### Description of the task
How many of the lines below hold "rightmost"? Only the number, please.

### Exercise inputs
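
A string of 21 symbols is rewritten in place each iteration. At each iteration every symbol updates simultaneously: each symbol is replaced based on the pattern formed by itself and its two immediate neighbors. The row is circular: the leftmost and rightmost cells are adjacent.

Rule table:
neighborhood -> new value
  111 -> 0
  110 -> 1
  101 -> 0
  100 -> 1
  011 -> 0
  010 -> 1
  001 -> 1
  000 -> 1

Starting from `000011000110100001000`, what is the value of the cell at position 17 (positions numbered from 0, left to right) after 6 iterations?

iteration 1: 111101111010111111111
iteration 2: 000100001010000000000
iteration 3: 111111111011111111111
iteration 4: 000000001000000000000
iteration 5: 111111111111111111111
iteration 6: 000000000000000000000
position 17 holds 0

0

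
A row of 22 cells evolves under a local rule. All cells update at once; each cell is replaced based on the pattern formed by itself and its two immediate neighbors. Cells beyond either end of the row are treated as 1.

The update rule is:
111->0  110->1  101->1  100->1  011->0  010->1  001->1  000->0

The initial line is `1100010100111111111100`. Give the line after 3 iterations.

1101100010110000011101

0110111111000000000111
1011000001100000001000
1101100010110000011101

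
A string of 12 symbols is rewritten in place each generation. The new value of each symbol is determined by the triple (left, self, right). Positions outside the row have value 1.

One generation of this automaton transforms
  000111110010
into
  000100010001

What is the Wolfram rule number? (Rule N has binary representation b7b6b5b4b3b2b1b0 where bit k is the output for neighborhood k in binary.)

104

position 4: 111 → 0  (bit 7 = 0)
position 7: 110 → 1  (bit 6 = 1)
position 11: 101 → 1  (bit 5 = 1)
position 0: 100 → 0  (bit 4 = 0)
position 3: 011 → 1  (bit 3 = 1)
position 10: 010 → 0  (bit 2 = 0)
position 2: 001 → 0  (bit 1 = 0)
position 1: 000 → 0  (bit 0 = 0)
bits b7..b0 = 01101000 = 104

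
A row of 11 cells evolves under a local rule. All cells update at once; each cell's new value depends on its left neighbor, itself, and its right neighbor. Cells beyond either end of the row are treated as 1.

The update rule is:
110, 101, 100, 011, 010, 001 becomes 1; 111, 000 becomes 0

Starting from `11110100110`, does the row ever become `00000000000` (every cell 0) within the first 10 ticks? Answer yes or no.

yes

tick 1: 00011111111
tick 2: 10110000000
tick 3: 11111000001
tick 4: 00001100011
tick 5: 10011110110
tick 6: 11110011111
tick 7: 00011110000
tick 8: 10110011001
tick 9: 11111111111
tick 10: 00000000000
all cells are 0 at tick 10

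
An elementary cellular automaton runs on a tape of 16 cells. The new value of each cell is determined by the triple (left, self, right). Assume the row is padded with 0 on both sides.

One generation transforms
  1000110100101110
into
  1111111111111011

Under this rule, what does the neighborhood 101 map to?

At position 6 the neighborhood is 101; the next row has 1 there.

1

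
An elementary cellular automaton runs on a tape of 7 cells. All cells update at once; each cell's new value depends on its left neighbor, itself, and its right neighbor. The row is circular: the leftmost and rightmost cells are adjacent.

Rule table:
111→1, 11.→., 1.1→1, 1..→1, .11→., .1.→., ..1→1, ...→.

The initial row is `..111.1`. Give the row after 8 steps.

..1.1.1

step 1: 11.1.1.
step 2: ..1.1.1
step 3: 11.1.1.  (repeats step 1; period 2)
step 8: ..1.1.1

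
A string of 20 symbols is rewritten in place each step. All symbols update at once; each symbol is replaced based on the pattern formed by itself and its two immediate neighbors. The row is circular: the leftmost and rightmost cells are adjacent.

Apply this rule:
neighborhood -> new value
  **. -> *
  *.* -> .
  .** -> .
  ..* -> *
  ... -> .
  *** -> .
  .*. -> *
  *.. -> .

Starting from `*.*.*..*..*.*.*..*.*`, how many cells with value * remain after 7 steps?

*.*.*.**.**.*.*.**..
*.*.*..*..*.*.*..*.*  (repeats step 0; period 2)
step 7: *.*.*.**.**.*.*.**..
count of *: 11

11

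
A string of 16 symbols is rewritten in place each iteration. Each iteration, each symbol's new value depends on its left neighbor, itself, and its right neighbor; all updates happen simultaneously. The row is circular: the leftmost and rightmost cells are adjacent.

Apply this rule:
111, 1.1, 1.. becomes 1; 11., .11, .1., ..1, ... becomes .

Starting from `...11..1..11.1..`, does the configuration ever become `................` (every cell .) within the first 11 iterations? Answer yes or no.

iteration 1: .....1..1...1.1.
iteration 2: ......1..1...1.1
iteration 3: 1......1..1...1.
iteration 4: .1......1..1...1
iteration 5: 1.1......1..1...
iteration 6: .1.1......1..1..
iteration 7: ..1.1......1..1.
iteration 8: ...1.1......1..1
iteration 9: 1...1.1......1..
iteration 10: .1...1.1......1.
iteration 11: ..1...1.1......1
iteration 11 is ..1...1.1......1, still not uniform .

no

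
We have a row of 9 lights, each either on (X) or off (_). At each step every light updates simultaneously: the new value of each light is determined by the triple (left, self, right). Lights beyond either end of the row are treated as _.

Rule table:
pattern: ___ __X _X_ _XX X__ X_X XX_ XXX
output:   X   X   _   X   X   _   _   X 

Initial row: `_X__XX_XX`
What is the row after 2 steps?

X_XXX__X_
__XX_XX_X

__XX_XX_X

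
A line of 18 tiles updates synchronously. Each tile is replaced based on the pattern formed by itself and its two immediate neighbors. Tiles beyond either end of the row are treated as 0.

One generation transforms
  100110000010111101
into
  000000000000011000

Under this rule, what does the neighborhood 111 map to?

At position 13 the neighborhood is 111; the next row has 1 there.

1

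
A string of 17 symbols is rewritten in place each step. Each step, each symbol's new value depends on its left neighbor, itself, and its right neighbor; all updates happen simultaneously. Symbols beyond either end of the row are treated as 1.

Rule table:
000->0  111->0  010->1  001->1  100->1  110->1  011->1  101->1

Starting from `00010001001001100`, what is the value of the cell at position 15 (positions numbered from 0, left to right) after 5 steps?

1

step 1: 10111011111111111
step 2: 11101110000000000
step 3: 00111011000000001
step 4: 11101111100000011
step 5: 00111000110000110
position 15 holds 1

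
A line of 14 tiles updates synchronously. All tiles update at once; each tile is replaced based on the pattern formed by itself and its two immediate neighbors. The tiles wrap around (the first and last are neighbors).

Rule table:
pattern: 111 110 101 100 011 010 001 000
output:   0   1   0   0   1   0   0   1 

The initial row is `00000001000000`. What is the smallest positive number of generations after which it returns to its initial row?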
...
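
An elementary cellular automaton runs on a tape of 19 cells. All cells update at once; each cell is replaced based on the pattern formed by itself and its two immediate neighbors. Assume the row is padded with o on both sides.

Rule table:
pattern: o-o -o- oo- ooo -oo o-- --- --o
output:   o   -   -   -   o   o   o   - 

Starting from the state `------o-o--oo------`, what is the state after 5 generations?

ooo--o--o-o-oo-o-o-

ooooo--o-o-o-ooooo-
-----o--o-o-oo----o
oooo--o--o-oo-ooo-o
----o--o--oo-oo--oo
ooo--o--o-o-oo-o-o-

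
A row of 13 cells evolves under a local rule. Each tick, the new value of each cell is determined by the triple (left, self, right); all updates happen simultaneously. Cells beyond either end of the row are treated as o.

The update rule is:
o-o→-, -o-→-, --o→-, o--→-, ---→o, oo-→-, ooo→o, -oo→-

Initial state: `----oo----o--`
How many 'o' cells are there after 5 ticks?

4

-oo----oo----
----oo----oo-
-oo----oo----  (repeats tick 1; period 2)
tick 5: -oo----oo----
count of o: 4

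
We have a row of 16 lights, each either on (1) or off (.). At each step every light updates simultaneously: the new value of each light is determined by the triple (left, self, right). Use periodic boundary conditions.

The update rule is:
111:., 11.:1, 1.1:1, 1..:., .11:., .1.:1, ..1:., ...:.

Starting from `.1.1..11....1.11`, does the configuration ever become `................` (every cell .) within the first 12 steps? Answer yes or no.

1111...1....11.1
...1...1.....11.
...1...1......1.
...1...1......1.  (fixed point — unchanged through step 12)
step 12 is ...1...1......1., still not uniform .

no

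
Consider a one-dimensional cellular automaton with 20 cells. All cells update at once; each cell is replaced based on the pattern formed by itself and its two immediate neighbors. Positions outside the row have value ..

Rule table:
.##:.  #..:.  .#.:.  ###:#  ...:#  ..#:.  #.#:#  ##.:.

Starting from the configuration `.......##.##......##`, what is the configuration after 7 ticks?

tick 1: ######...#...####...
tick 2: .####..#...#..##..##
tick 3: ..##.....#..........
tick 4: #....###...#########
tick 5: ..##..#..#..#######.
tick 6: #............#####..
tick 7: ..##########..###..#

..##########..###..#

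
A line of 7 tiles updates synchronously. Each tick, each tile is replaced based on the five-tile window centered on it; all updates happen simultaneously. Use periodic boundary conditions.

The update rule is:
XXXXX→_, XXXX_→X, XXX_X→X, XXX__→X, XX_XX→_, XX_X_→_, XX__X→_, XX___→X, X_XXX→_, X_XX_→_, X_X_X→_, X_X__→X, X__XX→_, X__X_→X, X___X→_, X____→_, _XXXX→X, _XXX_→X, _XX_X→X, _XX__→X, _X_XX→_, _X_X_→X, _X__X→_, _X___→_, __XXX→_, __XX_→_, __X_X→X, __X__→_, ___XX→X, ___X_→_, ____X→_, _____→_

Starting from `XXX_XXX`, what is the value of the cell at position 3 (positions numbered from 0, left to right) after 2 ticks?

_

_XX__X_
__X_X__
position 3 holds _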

### Response to this task
4